* _What is being asked_
Begin at the top of the records and copy each line exactly. The line containing "(2 *(9 / 18)) *(-16 / 2)= -8" is the last one to include.

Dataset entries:

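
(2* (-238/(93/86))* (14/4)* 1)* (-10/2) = 716380/93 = 7703.01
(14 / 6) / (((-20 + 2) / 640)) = -2240 / 27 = -82.96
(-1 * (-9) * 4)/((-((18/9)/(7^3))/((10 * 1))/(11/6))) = -113190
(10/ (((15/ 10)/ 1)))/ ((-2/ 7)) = -70/ 3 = -23.33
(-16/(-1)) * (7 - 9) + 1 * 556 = 524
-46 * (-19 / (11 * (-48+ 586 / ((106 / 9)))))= 46322 / 1023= 45.28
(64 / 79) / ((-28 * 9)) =-16 / 4977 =-0.00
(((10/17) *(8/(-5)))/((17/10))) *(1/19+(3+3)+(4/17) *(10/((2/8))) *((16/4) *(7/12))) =-4343200/280041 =-15.51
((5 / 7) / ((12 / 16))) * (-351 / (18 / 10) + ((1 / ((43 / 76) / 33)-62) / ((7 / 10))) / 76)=-22312000 / 120099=-185.78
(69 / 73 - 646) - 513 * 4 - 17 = -198126 / 73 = -2714.05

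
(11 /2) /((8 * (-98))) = -0.01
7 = 7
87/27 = 29/9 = 3.22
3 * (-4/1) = -12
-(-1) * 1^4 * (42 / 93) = 14 / 31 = 0.45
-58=-58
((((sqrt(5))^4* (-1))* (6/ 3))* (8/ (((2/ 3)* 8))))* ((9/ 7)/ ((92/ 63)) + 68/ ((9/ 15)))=-788075/ 92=-8566.03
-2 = -2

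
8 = 8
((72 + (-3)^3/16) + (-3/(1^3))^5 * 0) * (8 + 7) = 16875/16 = 1054.69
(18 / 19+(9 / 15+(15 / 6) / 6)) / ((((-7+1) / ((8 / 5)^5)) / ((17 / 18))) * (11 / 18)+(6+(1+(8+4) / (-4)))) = 155906048 / 288131295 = 0.54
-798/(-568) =399/284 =1.40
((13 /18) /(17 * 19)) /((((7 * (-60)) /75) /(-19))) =65 /8568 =0.01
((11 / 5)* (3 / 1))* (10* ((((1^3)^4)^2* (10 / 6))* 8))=880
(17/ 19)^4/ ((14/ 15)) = 1252815/ 1824494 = 0.69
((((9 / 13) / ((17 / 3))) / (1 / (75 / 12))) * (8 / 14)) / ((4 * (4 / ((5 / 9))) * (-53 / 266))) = -0.08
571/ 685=0.83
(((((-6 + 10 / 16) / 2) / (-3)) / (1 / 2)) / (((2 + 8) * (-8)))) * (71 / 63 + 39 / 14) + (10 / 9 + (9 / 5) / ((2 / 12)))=2860337 / 241920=11.82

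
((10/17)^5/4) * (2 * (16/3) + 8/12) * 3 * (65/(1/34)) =6500000/4913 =1323.02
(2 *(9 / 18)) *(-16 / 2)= -8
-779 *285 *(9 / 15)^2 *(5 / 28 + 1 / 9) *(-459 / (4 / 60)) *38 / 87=28268415099 / 406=69626638.17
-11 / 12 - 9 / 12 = -5 / 3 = -1.67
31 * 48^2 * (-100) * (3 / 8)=-2678400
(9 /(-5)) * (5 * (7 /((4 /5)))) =-78.75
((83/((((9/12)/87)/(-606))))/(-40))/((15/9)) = 2187963/25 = 87518.52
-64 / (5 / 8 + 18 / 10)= -2560 / 97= -26.39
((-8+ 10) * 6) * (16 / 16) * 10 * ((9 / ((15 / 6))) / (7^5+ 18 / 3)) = 432 / 16813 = 0.03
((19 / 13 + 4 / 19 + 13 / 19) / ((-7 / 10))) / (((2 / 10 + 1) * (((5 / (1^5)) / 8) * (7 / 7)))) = -7760 / 1729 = -4.49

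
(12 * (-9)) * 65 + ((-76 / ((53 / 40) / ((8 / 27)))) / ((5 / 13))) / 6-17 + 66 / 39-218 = -405210857 / 55809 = -7260.67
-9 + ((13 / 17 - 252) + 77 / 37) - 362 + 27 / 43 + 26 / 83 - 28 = -1452929230 / 2244901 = -647.21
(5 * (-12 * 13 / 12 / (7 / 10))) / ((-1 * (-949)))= -50 / 511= -0.10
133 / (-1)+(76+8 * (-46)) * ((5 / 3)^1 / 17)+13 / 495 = -1359874 / 8415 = -161.60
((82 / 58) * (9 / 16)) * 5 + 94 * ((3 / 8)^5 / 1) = 2220489 / 475136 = 4.67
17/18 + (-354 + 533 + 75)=4589/18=254.94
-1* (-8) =8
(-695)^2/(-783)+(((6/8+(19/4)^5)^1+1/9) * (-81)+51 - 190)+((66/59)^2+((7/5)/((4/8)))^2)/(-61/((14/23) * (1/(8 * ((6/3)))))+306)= -62321400996010058297/316852583500800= -196688.95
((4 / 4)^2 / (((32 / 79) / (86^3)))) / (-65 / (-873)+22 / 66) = 5483359269 / 1424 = 3850673.64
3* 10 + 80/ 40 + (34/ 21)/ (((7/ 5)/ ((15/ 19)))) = 30642/ 931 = 32.91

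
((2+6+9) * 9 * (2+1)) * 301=138159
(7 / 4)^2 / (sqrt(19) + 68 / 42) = -17493 / 57784 + 21609 * sqrt(19) / 115568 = 0.51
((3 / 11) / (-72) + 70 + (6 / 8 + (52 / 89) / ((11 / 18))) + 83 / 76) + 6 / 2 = 33836437 / 446424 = 75.79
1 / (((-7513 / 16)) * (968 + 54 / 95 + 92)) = -760 / 378482401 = -0.00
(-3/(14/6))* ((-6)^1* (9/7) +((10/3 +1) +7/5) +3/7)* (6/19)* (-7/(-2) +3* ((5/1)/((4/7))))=24939/1330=18.75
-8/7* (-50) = 400/7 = 57.14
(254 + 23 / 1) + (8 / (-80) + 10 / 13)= 36097 / 130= 277.67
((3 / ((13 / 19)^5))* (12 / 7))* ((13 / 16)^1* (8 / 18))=2476099 / 199927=12.39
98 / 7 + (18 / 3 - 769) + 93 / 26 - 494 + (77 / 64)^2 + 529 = -37751531 / 53248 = -708.98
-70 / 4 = -35 / 2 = -17.50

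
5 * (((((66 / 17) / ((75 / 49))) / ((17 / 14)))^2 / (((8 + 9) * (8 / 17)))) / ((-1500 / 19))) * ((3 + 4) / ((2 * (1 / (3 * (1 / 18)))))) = -1893325357 / 93961125000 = -0.02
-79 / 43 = -1.84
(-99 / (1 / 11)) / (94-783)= 1089 / 689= 1.58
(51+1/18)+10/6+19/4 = 57.47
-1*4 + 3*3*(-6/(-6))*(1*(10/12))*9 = 127/2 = 63.50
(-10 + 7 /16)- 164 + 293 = 1911 /16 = 119.44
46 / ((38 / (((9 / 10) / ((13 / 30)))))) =621 / 247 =2.51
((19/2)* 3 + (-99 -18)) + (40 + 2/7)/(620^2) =-119067759/1345400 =-88.50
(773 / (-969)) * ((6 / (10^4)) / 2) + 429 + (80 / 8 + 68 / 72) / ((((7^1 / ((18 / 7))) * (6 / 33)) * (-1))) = 64398087123 / 158270000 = 406.89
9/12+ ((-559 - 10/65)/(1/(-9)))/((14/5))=654483/364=1798.03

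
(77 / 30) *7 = 539 / 30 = 17.97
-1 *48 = -48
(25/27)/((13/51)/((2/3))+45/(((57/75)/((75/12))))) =32300/12922713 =0.00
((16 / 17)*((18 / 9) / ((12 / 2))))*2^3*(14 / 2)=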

* _Response below_
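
(2* (-238/(93/86))* (14/4)* 1)* (-10/2) = 716380/93 = 7703.01
(14 / 6) / (((-20 + 2) / 640)) = -2240 / 27 = -82.96
(-1 * (-9) * 4)/((-((18/9)/(7^3))/((10 * 1))/(11/6))) = -113190
(10/ (((15/ 10)/ 1)))/ ((-2/ 7)) = -70/ 3 = -23.33
(-16/(-1)) * (7 - 9) + 1 * 556 = 524
-46 * (-19 / (11 * (-48+ 586 / ((106 / 9)))))= 46322 / 1023= 45.28
(64 / 79) / ((-28 * 9)) =-16 / 4977 =-0.00
(((10/17) *(8/(-5)))/((17/10))) *(1/19+(3+3)+(4/17) *(10/((2/8))) *((16/4) *(7/12))) =-4343200/280041 =-15.51
((5 / 7) / ((12 / 16))) * (-351 / (18 / 10) + ((1 / ((43 / 76) / 33)-62) / ((7 / 10))) / 76)=-22312000 / 120099=-185.78
(69 / 73 - 646) - 513 * 4 - 17 = -198126 / 73 = -2714.05

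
(11 /2) /((8 * (-98))) = -0.01
7 = 7
87/27 = 29/9 = 3.22
3 * (-4/1) = -12
-(-1) * 1^4 * (42 / 93) = 14 / 31 = 0.45
-58=-58
((((sqrt(5))^4* (-1))* (6/ 3))* (8/ (((2/ 3)* 8))))* ((9/ 7)/ ((92/ 63)) + 68/ ((9/ 15)))=-788075/ 92=-8566.03
-2 = -2

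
8 = 8
((72 + (-3)^3/16) + (-3/(1^3))^5 * 0) * (8 + 7) = 16875/16 = 1054.69
(18 / 19+(9 / 15+(15 / 6) / 6)) / ((((-7+1) / ((8 / 5)^5)) / ((17 / 18))) * (11 / 18)+(6+(1+(8+4) / (-4)))) = 155906048 / 288131295 = 0.54
-798/(-568) =399/284 =1.40
((13 /18) /(17 * 19)) /((((7 * (-60)) /75) /(-19))) =65 /8568 =0.01
((11 / 5)* (3 / 1))* (10* ((((1^3)^4)^2* (10 / 6))* 8))=880
(17/ 19)^4/ ((14/ 15)) = 1252815/ 1824494 = 0.69
((((9 / 13) / ((17 / 3))) / (1 / (75 / 12))) * (8 / 14)) / ((4 * (4 / ((5 / 9))) * (-53 / 266))) = -0.08
571/ 685=0.83
(((((-6 + 10 / 16) / 2) / (-3)) / (1 / 2)) / (((2 + 8) * (-8)))) * (71 / 63 + 39 / 14) + (10 / 9 + (9 / 5) / ((2 / 12)))=2860337 / 241920=11.82

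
((10/17)^5/4) * (2 * (16/3) + 8/12) * 3 * (65/(1/34)) =6500000/4913 =1323.02
(2 *(9 / 18)) *(-16 / 2)= -8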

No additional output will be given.